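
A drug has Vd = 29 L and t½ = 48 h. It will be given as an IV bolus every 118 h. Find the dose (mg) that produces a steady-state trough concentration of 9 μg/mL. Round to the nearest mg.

1173 mg

τ/t½ = 118/48 ≈ 2.4583, so f = (1/2)^(118/48) ≈ 0.181957.
Cmin,ss = (D/Vd)·f/(1−f), so D = Cmin,ss·Vd·(1−f)/f.
D = 9 × 29 × (1−f)/f ≈ 9 × 29 × 4.49580 ≈ 1173.40 mg.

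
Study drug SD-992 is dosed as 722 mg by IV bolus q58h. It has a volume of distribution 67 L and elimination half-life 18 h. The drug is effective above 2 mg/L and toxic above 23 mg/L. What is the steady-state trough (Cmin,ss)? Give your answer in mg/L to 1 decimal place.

1.3 mg/L

Over one 58-h interval, 58/18 ≈ 3.2222 half-lives elapse, leaving f ≈ 0.1072 of each dose.
Accumulation ratio R = 1/(1 − f) ≈ 1/0.8928 ≈ 1.1201.
Each bolus raises the concentration by D/Vd = 722/67 ≈ 10.776 mg/L.
Steady-state peak Cmax,ss = C₀·R ≈ 10.776 × 1.1201 ≈ 12.070 mg/L.
Steady-state trough Cmin,ss = Cmax,ss·f ≈ 12.070 × 0.1072 ≈ 1.294 mg/L.
Trough 1.3 mg/L vs MEC 2 mg/L: subtherapeutic.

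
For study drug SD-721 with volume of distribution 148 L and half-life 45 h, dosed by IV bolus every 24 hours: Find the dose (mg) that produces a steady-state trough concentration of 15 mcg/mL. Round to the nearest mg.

993 mg

τ/t½ = 24/45 ≈ 0.53333, so f = (1/2)^(24/45) ≈ 0.690956.
Cmin,ss = (D/Vd)·f/(1−f), so D = Cmin,ss·Vd·(1−f)/f.
D = 15 × 148 × (1−f)/f ≈ 15 × 148 × 0.44727 ≈ 992.94 mg.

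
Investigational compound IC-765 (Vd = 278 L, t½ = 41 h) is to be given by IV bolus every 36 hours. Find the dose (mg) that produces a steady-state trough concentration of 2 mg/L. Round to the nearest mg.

τ/t½ = 36/41 ≈ 0.87805, so f = (1/2)^(36/41) ≈ 0.544103.
Cmin,ss = (D/Vd)·f/(1−f), so D = Cmin,ss·Vd·(1−f)/f.
D = 2 × 278 × (1−f)/f ≈ 2 × 278 × 0.83789 ≈ 465.87 mg.

466 mg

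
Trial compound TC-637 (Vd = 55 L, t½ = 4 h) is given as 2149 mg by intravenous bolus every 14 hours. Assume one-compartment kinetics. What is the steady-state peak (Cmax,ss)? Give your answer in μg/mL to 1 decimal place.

k = ln2/t½ = ln2/4 ≈ 0.173287 h⁻¹; fraction remaining f = e^(−kτ) = e^(−0.173287×14) ≈ 0.0884.
At steady state, accumulation factor R = 1/(1 − e^(−kτ)) ≈ 1.0970.
Single-dose peak C₀ = D/Vd = 2149/55 ≈ 39.073 μg/mL.
Cmax,ss = C₀/(1 − f) ≈ 39.073/0.9116 ≈ 42.862 μg/mL.

42.9 μg/mL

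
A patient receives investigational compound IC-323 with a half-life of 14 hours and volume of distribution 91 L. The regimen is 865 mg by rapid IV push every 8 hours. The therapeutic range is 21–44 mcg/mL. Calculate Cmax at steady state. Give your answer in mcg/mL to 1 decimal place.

τ/t½ = 8/14 ≈ 0.57143, so fraction remaining f = (1/2)^(8/14) ≈ 0.6730.
Accumulation ratio R = 1/(1 − f) ≈ 1/0.3270 ≈ 3.0581.
Single-dose peak C₀ = D/Vd = 865/91 ≈ 9.505 mcg/mL.
Cmax,ss = C₀/(1 − f) ≈ 9.505/0.3270 ≈ 29.067 mcg/mL.
Peak 29.1 mcg/mL vs MTC 44 mcg/mL: below toxic threshold.

29.1 mcg/mL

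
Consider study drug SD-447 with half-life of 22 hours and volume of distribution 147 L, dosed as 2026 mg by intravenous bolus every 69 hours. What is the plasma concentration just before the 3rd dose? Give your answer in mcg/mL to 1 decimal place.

f = (1/2)^(τ/t½) = (1/2)^(69/22) ≈ 0.1137.
C₀ = D/Vd = 2026/147 ≈ 13.782 mcg/mL.
Before the 3rd dose, 2 doses have been given. Superposition: Cmin = C₀·(f + f²).
≈ 13.782 × (0.1137 + 0.0129) ≈ 13.782 × 0.1266 ≈ 1.745 mcg/mL.

1.7 mcg/mL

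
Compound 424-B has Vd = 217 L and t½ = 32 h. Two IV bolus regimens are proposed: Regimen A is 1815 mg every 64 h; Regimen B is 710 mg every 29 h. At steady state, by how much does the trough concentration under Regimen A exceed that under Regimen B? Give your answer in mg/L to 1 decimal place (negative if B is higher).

-1.0 mg/L

Regimen A: f = (1/2)^(64/32) ≈ 0.2500; Cmin,ss = (1815/217)·f/(1−f) ≈ 2.788 mg/L.
Regimen B: f = (1/2)^(29/32) ≈ 0.5336; Cmin,ss = (710/217)·f/(1−f) ≈ 3.743 mg/L.
Difference ≈ 2.788 − 3.743 ≈ -0.955 mg/L.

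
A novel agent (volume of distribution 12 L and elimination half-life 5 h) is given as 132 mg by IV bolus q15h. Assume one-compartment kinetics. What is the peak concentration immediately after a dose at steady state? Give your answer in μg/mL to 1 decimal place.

The dosing interval is 3 half-lives, so f = 2^(−3) = 0.125.
At steady state, R = 1/(1 − 0.125) = 8/7.
Single-dose peak C₀ = D/Vd = 132/12 = 11 μg/mL.
Steady-state peak Cmax,ss = C₀·R = 11 × 8/7 ≈ 12.571 μg/mL.

12.6 μg/mL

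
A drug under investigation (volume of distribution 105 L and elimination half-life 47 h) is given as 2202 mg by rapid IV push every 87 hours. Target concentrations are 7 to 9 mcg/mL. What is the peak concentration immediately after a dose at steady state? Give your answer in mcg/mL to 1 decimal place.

τ/t½ = 87/47 ≈ 1.8511, so fraction remaining f = (1/2)^(87/47) ≈ 0.2772.
Accumulation ratio R = 1/(1 − f) ≈ 1/0.7228 ≈ 1.3835.
Single-dose peak C₀ = D/Vd = 2202/105 ≈ 20.971 mcg/mL.
Steady-state peak Cmax,ss = C₀·R ≈ 20.971 × 1.3835 ≈ 29.013 mcg/mL.
Peak 29.0 mcg/mL vs MTC 9 mcg/mL: exceeds toxic threshold.

29.0 mcg/mL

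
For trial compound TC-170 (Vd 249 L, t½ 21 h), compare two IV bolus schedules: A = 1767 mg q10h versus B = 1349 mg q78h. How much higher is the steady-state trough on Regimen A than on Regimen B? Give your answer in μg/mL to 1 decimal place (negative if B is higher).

Regimen A: f = (1/2)^(10/21) ≈ 0.7189; Cmin,ss = (1767/249)·f/(1−f) ≈ 18.149 μg/mL.
Regimen B: f = (1/2)^(78/21) ≈ 0.0762; Cmin,ss = (1349/249)·f/(1−f) ≈ 0.447 μg/mL.
Difference ≈ 18.149 − 0.447 ≈ 17.702 μg/mL.

17.7 μg/mL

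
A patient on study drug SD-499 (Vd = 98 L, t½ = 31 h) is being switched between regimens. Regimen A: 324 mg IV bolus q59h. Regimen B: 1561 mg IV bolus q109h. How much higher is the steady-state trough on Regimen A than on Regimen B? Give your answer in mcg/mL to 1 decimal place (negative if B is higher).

Regimen A: f = (1/2)^(59/31) ≈ 0.2673; Cmin,ss = (324/98)·f/(1−f) ≈ 1.206 mcg/mL.
Regimen B: f = (1/2)^(109/31) ≈ 0.0874; Cmin,ss = (1561/98)·f/(1−f) ≈ 1.525 mcg/mL.
Difference ≈ 1.206 − 1.525 ≈ -0.319 mcg/mL.

-0.3 mcg/mL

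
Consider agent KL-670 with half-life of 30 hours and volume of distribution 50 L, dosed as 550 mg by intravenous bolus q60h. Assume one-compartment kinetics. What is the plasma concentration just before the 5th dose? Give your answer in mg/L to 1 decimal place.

3.7 mg/L

f = (1/2)^(τ/t½) = (1/2)^(60/30) ≈ 0.2500.
C₀ = D/Vd = 550/50 ≈ 11.000 mg/L.
Before the 5th dose, 4 doses have been given. Superposition: Cmin = C₀·(f + f² + … + f^4).
≈ 11.000 × (0.2500 + 0.0625 + 0.0156 + 0.0039) ≈ 11.000 × 0.3320 ≈ 3.652 mg/L.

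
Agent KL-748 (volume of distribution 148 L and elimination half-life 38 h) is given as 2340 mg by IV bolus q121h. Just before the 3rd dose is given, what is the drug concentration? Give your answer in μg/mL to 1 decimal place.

1.9 μg/mL

f = (1/2)^(τ/t½) = (1/2)^(121/38) ≈ 0.1100.
C₀ = D/Vd = 2340/148 ≈ 15.811 μg/mL.
Before the 3rd dose, 2 doses have been given. Superposition: Cmin = C₀·(f + f²).
≈ 15.811 × (0.1100 + 0.0121) ≈ 15.811 × 0.1221 ≈ 1.931 μg/mL.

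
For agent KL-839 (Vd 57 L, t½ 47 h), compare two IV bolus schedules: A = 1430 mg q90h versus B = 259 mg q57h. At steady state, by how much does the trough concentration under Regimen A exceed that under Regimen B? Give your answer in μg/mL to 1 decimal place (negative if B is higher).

5.6 μg/mL

Regimen A: f = (1/2)^(90/47) ≈ 0.2652; Cmin,ss = (1430/57)·f/(1−f) ≈ 9.055 μg/mL.
Regimen B: f = (1/2)^(57/47) ≈ 0.4314; Cmin,ss = (259/57)·f/(1−f) ≈ 3.447 μg/mL.
Difference ≈ 9.055 − 3.447 ≈ 5.608 μg/mL.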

----------

§ **Work item**: From the line containing "For agent KL-839" down to the final line of the data, write out every line exactly; both the first and last of these belong in your answer, and nothing else does.

§ **Exercise response**:
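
For agent KL-839 (Vd 57 L, t½ 47 h), compare two IV bolus schedules: A = 1430 mg q90h versus B = 259 mg q57h. At steady state, by how much does the trough concentration under Regimen A exceed that under Regimen B? Give your answer in μg/mL to 1 decimal place (negative if B is higher).

5.6 μg/mL

Regimen A: f = (1/2)^(90/47) ≈ 0.2652; Cmin,ss = (1430/57)·f/(1−f) ≈ 9.055 μg/mL.
Regimen B: f = (1/2)^(57/47) ≈ 0.4314; Cmin,ss = (259/57)·f/(1−f) ≈ 3.447 μg/mL.
Difference ≈ 9.055 − 3.447 ≈ 5.608 μg/mL.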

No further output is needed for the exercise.